- _What the exercise asks_
Treat the line containing "9? Answer True or False." as the first line and the final line of the material below as the last; reproduce that range exactly.
- - - - -
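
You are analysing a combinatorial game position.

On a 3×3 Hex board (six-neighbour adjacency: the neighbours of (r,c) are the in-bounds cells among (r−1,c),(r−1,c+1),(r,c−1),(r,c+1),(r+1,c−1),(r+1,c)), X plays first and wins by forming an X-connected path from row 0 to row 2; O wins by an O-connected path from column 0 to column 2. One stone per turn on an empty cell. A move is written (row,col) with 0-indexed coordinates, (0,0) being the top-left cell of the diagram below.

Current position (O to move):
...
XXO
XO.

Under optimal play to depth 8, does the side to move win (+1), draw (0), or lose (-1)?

value(.../XXO/XO., O) = -1

[.../XXO/XO.] O move#1: (0,0):-1/O../XXO/XO.*, (0,1):-1/.O./XXO/XO., (0,2):-1/..O/XXO/XO., (2,2):-1/.../XXO/XOO
[O../XXO/XO.] X move#2: (0,1):+1/OX./XXO/XO.*, (0,2):+1/O.X/XXO/XO., (2,2):+1/O../XXO/XOX
[OX./XXO/XO.] end (terminal -1, O#3); searched .../XXO/XO. to 8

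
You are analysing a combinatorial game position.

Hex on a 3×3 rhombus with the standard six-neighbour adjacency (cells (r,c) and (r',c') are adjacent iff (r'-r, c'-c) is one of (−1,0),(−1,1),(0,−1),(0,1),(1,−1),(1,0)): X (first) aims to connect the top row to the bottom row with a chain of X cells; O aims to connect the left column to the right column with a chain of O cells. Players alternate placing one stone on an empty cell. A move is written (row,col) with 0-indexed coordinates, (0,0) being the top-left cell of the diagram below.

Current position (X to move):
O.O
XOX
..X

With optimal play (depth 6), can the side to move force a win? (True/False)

[O.O/XOX/..X] X move#1: (0,1):-1/OXO/XOX/..X*, (2,0):-1/O.O/XOX/X.X, (2,1):-1/O.O/XOX/.XX
[OXO/XOX/..X] O move#2: (2,0):+1/OXO/XOX/O.X*, (2,1):-1/OXO/XOX/.OX
[OXO/XOX/O.X] end (terminal -1, X#3); searched O.O/XOX/..X to 6

X winning at [O.O/XOX/..X]: False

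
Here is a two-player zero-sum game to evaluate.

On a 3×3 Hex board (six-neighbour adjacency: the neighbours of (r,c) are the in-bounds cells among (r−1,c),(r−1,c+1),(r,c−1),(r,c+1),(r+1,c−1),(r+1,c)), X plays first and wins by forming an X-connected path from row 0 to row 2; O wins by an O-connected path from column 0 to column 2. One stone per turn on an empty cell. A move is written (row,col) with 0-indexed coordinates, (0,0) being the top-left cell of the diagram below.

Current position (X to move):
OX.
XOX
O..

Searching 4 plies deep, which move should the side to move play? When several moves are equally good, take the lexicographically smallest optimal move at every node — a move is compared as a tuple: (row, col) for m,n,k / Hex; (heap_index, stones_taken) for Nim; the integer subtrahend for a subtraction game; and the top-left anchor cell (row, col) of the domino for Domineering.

X's best at [OX./XOX/O..]: (0,2)

[OX./XOX/O..] X move#1: (0,2):+1/OXX/XOX/O..*, (2,1):-1/OX./XOX/OX., (2,2):-1/OX./XOX/O.X
[OXX/XOX/O..] O move#2: (2,1):-1/OXX/XOX/OO.*, (2,2):-1/OXX/XOX/O.O
[OXX/XOX/OO.] X move#3: (2,2):+1/OXX/XOX/OOX*
[OXX/XOX/OOX] end (terminal -1, O#4); searched OX./XOX/O.. to 4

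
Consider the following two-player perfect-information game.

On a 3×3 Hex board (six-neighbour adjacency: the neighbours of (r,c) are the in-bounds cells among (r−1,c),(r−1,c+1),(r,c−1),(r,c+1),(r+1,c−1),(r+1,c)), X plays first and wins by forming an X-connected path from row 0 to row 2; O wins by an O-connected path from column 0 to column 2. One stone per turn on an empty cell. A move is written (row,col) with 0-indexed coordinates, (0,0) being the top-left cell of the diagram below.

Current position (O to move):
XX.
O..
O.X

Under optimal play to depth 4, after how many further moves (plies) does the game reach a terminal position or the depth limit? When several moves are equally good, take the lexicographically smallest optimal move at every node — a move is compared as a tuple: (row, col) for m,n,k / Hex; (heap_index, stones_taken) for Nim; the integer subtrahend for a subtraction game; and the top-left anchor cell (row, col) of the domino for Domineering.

ply 1, O at XX./O../O.X | (0,2)=-1→XXO/O../O.X; (1,1)=+1→XX./OO./O.X*; (1,2)=+1→XX./O.O/O.X; (2,1)=-1→XX./O../OOX
ply 2, X at XX./OO./O.X | (0,2)=-1→XXX/OO./O.X*; (1,2)=-1→XX./OOX/O.X; (2,1)=-1→XX./OO./OXX
ply 3, O at XXX/OO./O.X | (1,2)=+1→XXX/OOO/O.X*; (2,1)=-1→XXX/OO./OOX
ply 4: XXX/OOO/O.X is terminal -1 (X); from XX./O../O.X depth 4

PV length from [XX./O../O.X]: 3 plies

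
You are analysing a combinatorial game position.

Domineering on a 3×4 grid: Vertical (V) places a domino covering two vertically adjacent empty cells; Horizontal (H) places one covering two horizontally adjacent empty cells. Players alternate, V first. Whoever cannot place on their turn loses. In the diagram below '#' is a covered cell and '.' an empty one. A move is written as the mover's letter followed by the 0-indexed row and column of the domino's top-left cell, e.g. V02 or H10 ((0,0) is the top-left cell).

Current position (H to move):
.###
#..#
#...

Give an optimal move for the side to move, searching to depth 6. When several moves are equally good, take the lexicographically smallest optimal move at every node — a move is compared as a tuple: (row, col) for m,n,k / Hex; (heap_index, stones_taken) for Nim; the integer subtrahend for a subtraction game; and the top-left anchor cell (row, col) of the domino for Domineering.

H's best at [.###/#..#/#...]: H11

ply 1, H at .###/#..#/#... | H11=+1→.###/####/#...*; H21=+1→.###/#..#/###.; H22=-1→.###/#..#/#.##
ply 2: .###/####/#... is terminal -1 (V); from .###/#..#/#... depth 6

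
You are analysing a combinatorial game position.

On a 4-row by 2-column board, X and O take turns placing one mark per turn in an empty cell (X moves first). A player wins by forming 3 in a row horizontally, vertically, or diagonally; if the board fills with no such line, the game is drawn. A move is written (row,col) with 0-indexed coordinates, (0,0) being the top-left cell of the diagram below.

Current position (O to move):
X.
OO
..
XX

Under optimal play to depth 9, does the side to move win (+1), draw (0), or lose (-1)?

ply 1, O at X./OO/../XX | (0,1)=+0→XO/OO/../XX*; (2,0)=+0→X./OO/O./XX; (2,1)=+0→X./OO/.O/XX
ply 2, X at XO/OO/../XX | (2,0)=-1→XO/OO/X./XX; (2,1)=+0→XO/OO/.X/XX*
ply 3, O at XO/OO/.X/XX | (2,0)=+0→XO/OO/OX/XX*
ply 4: XO/OO/OX/XX is terminal +0 (X); from X./OO/../XX depth 9

value(X./OO/../XX, O) = 0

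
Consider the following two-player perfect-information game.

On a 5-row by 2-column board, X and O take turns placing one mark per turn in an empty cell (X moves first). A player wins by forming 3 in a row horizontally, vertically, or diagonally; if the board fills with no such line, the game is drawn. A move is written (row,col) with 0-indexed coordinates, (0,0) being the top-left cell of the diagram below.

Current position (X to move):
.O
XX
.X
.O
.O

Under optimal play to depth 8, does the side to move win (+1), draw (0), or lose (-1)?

value(.O/XX/.X/.O/.O, X) = +1

[.O/XX/.X/.O/.O] X move#1: (0,0):+0/XO/XX/.X/.O/.O, (2,0):+1/.O/XX/XX/.O/.O*, (3,0):+0/.O/XX/.X/XO/.O, (4,0):+0/.O/XX/.X/.O/XO
[.O/XX/XX/.O/.O] O move#2: (0,0):-1/OO/XX/XX/.O/.O*, (3,0):-1/.O/XX/XX/OO/.O, (4,0):-1/.O/XX/XX/.O/OO
[OO/XX/XX/.O/.O] X move#3: (3,0):+1/OO/XX/XX/XO/.O*, (4,0):+0/OO/XX/XX/.O/XO
[OO/XX/XX/XO/.O] end (terminal -1, O#4); searched .O/XX/.X/.O/.O to 8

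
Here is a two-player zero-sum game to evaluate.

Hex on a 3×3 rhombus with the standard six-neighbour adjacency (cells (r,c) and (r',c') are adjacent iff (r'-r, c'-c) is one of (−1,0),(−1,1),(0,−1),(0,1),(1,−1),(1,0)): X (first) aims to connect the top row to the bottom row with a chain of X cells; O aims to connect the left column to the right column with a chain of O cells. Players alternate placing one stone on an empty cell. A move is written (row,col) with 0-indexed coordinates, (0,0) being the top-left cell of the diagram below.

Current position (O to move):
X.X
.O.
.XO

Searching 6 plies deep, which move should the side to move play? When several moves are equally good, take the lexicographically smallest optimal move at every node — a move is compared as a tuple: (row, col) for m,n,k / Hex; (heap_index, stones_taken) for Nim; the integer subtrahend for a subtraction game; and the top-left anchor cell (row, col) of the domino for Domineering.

O's best at [X.X/.O./.XO]: (1,2)

p1 O@[X.X/.O./.XO]: (0,1)[XOX/.O./.XO]-1 (1,0)[X.X/OO./.XO]-1 (1,2)[X.X/.OO/.XO]+1* (2,0)[X.X/.O./OXO]-1
p2 X@[X.X/.OO/.XO]: (0,1)[XXX/.OO/.XO]-1* (1,0)[X.X/XOO/.XO]-1 (2,0)[X.X/.OO/XXO]-1
p3 O@[XXX/.OO/.XO]: (1,0)[XXX/OOO/.XO]+1* (2,0)[XXX/.OO/OXO]+1
p4 X@[XXX/OOO/.XO] terminal -1; root [X.X/.O./.XO] d6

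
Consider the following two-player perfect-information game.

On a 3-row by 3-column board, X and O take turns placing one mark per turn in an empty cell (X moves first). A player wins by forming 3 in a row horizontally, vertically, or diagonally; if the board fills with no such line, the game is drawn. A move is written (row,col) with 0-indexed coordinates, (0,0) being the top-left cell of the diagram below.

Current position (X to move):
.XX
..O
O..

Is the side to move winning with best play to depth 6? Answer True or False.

p1 X@[.XX/..O/O..]: (0,0)[XXX/..O/O..]+1* (1,0)[.XX/X.O/O..]+0 (1,1)[.XX/.XO/O..]+1 (2,1)[.XX/..O/OX.]+1 (2,2)[.XX/..O/O.X]+0
p2 O@[XXX/..O/O..] terminal -1; root [.XX/..O/O..] d6

X winning at [.XX/..O/O..]: True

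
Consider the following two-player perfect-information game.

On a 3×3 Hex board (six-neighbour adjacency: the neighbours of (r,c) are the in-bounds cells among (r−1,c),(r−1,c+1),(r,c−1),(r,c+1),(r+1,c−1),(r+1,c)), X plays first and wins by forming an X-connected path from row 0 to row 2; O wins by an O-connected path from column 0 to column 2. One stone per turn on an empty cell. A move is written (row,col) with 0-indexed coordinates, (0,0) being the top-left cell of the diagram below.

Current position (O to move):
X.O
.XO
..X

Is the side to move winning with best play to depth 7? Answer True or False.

O winning at [X.O/.XO/..X]: False

ply 1, O at X.O/.XO/..X | (0,1)=-1→XOO/.XO/..X*; (1,0)=-1→X.O/OXO/..X; (2,0)=-1→X.O/.XO/O.X; (2,1)=-1→X.O/.XO/.OX
ply 2, X at XOO/.XO/..X | (1,0)=+1→XOO/XXO/..X*; (2,0)=-1→XOO/.XO/X.X; (2,1)=-1→XOO/.XO/.XX
ply 3, O at XOO/XXO/..X | (2,0)=-1→XOO/XXO/O.X*; (2,1)=-1→XOO/XXO/.OX
ply 4, X at XOO/XXO/O.X | (2,1)=+1→XOO/XXO/OXX*
ply 5: XOO/XXO/OXX is terminal -1 (O); from X.O/.XO/..X depth 7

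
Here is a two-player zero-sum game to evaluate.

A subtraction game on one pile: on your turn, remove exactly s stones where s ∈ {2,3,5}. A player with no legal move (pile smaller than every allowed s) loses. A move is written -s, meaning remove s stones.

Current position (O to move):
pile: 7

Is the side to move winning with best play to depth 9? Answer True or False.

[7] O move#1: -2:-1/5*, -3:-1/4, -5:-1/2
[5] X move#2: -2:-1/3, -3:-1/2, -5:+1/0*
[0] end (terminal -1, O#3); searched 7 to 9

O winning at [7]: False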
- - - - -
- _Result for this exercise_
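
Is the side to move winning with best play to depth 9? Answer True or False.

[7] O move#1: -2:-1/5*, -3:-1/4, -5:-1/2
[5] X move#2: -2:-1/3, -3:-1/2, -5:+1/0*
[0] end (terminal -1, O#3); searched 7 to 9

O winning at [7]: False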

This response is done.